> [WHAT TO DO] Please return every line in the entries below with the word "Publishing" in it.

> [DATA TO PROCESS]
- - -

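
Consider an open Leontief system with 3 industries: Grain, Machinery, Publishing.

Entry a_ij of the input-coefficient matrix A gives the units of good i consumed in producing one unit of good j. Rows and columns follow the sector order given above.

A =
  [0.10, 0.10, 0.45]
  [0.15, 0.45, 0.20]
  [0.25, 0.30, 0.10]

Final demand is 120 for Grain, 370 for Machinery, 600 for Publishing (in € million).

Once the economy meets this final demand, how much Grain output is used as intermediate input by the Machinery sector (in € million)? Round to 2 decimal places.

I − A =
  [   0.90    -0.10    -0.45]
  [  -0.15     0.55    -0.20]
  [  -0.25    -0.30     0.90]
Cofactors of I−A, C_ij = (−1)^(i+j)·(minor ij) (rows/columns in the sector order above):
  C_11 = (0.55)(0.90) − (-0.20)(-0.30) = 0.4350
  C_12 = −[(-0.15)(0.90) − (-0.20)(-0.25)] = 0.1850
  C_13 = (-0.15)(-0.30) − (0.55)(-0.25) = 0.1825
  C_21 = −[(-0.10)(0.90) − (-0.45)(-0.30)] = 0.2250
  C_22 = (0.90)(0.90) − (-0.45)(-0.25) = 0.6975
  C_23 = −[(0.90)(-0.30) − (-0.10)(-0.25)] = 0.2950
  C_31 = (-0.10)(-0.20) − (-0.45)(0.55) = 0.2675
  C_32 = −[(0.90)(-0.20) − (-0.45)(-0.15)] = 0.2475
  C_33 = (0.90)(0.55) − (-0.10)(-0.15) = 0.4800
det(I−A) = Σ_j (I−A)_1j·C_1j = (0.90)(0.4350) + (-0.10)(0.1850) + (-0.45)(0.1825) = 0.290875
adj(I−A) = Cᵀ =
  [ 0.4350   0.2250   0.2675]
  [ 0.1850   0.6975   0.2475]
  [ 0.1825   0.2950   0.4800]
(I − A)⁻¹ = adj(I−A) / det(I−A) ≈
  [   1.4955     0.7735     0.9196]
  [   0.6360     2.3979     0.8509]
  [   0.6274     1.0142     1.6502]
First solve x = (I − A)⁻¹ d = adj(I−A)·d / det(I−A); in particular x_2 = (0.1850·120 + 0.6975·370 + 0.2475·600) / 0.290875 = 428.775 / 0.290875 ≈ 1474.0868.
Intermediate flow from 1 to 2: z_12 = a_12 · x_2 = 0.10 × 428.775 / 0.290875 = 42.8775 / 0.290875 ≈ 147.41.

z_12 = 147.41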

- - -

> [OUTPUT FOR THIS EXERCISE]
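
Consider an open Leontief system with 3 industries: Grain, Machinery, Publishing.
Final demand is 120 for Grain, 370 for Machinery, 600 for Publishing (in € million).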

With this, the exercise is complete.